● WHAT TO WORK ON: Produce the full set of records below once more, exactly as they stand.

=== Section Start ===

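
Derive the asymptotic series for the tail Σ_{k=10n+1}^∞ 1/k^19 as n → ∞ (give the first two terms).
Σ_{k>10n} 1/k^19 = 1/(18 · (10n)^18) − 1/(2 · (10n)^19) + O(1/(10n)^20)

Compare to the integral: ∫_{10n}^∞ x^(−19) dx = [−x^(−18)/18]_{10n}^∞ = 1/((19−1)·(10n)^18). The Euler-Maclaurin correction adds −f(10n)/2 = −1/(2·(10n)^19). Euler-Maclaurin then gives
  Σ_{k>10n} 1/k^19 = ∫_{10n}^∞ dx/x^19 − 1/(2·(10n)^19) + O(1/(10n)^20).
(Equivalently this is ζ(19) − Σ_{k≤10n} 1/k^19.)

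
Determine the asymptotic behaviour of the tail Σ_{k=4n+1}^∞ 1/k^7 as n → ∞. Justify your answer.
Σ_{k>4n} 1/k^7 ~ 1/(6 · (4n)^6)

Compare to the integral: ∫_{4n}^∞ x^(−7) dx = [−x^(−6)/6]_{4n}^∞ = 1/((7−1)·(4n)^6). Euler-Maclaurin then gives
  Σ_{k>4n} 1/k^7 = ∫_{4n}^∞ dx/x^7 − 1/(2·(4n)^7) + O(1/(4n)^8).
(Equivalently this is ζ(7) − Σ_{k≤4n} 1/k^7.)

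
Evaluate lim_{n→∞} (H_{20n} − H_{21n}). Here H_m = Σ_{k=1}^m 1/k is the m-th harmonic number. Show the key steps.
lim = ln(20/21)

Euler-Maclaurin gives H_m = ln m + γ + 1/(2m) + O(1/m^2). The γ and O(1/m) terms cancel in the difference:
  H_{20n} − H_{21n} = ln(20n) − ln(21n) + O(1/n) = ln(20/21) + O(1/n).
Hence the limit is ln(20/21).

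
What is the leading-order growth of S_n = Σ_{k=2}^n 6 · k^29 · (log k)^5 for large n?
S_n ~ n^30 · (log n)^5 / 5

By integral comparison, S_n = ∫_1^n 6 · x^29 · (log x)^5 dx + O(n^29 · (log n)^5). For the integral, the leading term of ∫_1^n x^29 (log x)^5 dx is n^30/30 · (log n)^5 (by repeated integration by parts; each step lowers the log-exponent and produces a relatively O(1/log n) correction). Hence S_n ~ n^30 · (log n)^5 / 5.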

=== Section End ===

● ANSWER SPACE:
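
Derive the asymptotic series for the tail Σ_{k=10n+1}^∞ 1/k^19 as n → ∞ (give the first two terms).
Σ_{k>10n} 1/k^19 = 1/(18 · (10n)^18) − 1/(2 · (10n)^19) + O(1/(10n)^20)

Compare to the integral: ∫_{10n}^∞ x^(−19) dx = [−x^(−18)/18]_{10n}^∞ = 1/((19−1)·(10n)^18). The Euler-Maclaurin correction adds −f(10n)/2 = −1/(2·(10n)^19). Euler-Maclaurin then gives
  Σ_{k>10n} 1/k^19 = ∫_{10n}^∞ dx/x^19 − 1/(2·(10n)^19) + O(1/(10n)^20).
(Equivalently this is ζ(19) − Σ_{k≤10n} 1/k^19.)

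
Determine the asymptotic behaviour of the tail Σ_{k=4n+1}^∞ 1/k^7 as n → ∞. Justify your answer.
Σ_{k>4n} 1/k^7 ~ 1/(6 · (4n)^6)

Compare to the integral: ∫_{4n}^∞ x^(−7) dx = [−x^(−6)/6]_{4n}^∞ = 1/((7−1)·(4n)^6). Euler-Maclaurin then gives
  Σ_{k>4n} 1/k^7 = ∫_{4n}^∞ dx/x^7 − 1/(2·(4n)^7) + O(1/(4n)^8).
(Equivalently this is ζ(7) − Σ_{k≤4n} 1/k^7.)

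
Evaluate lim_{n→∞} (H_{20n} − H_{21n}). Here H_m = Σ_{k=1}^m 1/k is the m-th harmonic number. Show the key steps.
lim = ln(20/21)

Euler-Maclaurin gives H_m = ln m + γ + 1/(2m) + O(1/m^2). The γ and O(1/m) terms cancel in the difference:
  H_{20n} − H_{21n} = ln(20n) − ln(21n) + O(1/n) = ln(20/21) + O(1/n).
Hence the limit is ln(20/21).

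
What is the leading-order growth of S_n = Σ_{k=2}^n 6 · k^29 · (log k)^5 for large n?
S_n ~ n^30 · (log n)^5 / 5

By integral comparison, S_n = ∫_1^n 6 · x^29 · (log x)^5 dx + O(n^29 · (log n)^5). For the integral, the leading term of ∫_1^n x^29 (log x)^5 dx is n^30/30 · (log n)^5 (by repeated integration by parts; each step lowers the log-exponent and produces a relatively O(1/log n) correction). Hence S_n ~ n^30 · (log n)^5 / 5.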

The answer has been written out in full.